Stored data entries

=== Begin Enclosure ===

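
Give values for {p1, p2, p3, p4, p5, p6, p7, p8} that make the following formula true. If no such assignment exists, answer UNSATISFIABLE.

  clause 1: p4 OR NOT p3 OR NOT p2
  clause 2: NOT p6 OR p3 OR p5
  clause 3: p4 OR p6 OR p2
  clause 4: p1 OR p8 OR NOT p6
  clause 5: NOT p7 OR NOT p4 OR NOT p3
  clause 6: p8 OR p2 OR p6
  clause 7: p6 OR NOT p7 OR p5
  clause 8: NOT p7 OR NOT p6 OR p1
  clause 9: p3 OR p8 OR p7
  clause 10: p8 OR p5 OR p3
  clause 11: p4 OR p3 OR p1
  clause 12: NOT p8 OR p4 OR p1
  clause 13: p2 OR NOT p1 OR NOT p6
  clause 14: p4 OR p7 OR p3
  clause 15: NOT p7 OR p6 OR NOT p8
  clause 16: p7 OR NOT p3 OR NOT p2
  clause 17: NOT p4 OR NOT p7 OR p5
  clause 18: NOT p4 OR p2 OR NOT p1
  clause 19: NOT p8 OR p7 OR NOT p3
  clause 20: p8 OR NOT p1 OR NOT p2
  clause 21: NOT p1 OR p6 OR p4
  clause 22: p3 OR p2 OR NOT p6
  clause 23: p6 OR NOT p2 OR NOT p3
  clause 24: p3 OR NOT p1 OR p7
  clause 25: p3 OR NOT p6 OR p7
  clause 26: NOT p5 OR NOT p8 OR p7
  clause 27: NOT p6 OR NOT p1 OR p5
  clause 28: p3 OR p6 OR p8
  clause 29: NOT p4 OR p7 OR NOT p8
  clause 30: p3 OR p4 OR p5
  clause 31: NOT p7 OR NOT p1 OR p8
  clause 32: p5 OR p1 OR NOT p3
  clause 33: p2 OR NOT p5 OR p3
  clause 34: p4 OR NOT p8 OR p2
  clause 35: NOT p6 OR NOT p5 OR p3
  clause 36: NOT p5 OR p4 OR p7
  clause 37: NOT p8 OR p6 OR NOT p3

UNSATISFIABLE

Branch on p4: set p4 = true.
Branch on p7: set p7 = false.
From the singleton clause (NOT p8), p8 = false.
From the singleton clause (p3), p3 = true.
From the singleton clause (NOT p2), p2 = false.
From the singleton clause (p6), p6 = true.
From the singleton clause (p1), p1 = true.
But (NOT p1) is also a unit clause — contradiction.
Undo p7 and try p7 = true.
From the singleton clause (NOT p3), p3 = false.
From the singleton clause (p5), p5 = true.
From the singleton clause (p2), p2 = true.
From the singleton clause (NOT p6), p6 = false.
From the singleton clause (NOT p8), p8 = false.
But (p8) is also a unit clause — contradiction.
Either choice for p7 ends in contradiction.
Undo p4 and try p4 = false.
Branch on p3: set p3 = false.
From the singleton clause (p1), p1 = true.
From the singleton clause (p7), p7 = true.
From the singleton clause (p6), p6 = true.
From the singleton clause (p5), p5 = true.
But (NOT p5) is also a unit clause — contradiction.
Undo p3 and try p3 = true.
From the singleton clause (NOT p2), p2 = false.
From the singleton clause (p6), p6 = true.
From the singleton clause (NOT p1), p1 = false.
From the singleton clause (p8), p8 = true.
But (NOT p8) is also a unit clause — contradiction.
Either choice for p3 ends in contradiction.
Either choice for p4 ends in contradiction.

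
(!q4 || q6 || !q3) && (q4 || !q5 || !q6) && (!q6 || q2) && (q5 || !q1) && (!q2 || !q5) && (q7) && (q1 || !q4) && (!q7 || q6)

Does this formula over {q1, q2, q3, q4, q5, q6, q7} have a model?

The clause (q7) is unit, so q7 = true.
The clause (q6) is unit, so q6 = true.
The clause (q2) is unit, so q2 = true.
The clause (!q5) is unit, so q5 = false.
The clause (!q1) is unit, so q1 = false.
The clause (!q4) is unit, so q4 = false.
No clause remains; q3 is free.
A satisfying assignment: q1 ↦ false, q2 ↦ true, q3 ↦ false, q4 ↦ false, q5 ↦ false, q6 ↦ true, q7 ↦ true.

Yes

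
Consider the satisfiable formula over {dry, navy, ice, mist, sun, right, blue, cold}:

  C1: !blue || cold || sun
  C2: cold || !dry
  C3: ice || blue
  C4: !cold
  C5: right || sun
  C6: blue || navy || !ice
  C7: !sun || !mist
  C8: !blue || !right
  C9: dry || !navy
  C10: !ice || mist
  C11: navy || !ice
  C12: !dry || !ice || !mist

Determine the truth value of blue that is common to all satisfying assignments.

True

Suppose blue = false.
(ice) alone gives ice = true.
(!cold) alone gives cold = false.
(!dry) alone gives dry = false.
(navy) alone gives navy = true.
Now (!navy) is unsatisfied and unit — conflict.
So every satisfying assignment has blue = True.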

=== End Enclosure ===
=== Begin Enclosure ===

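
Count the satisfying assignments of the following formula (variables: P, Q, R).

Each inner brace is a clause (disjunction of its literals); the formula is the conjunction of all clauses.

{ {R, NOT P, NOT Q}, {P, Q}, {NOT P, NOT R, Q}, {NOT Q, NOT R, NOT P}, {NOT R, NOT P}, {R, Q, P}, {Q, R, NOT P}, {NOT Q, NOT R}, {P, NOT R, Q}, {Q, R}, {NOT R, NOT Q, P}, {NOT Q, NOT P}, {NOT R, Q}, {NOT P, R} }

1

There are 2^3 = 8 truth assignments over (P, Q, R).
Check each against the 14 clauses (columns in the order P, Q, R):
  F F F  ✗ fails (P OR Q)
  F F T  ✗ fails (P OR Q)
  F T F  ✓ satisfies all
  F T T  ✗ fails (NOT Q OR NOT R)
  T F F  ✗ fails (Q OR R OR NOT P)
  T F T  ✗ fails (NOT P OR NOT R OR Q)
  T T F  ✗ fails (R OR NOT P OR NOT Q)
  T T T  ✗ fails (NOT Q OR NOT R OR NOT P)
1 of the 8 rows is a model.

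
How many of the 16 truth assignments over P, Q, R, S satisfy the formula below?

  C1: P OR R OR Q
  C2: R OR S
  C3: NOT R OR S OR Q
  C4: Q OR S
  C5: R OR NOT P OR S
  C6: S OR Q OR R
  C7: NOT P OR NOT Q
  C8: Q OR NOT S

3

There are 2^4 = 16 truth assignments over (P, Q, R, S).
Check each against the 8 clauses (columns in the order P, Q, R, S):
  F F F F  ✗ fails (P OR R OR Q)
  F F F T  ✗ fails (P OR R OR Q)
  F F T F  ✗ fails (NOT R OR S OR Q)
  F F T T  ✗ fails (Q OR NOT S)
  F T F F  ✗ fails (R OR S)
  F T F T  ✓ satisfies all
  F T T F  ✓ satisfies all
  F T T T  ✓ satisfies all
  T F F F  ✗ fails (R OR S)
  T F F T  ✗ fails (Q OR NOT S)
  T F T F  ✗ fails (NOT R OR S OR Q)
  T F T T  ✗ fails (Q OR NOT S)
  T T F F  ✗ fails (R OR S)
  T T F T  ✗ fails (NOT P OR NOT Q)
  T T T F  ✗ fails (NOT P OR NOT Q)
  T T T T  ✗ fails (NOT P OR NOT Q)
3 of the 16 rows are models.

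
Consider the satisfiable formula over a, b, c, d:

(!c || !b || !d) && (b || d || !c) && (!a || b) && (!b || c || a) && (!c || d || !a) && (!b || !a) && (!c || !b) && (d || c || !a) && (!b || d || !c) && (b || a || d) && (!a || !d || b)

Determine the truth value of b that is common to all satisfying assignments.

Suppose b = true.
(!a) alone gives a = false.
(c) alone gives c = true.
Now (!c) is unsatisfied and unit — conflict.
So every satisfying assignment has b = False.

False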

=== End Enclosure ===
=== Begin Enclosure ===

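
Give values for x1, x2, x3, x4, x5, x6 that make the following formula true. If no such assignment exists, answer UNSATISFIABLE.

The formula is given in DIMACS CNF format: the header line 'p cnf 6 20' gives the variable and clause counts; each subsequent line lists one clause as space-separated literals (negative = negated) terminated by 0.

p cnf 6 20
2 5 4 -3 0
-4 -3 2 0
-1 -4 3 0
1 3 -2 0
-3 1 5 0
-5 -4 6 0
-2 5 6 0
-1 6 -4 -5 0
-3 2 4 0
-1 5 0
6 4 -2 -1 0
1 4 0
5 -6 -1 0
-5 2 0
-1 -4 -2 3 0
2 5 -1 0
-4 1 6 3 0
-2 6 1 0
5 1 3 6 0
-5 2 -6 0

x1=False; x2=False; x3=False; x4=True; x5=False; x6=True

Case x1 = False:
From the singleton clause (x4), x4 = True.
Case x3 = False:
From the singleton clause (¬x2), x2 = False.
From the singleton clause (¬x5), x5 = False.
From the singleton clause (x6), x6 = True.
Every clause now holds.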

=== End Enclosure ===

YOUR INSTRUCTIONS ->
Beginning with the line that has "clause 30: p3 OR p4 OR p5" and ending with the line that has "clause 36: NOT p5 OR p4 OR p7", set down the lines above exactly and include no others.

RESPONSE BELOW ->
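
  clause 30: p3 OR p4 OR p5
  clause 31: NOT p7 OR NOT p1 OR p8
  clause 32: p5 OR p1 OR NOT p3
  clause 33: p2 OR NOT p5 OR p3
  clause 34: p4 OR NOT p8 OR p2
  clause 35: NOT p6 OR NOT p5 OR p3
  clause 36: NOT p5 OR p4 OR p7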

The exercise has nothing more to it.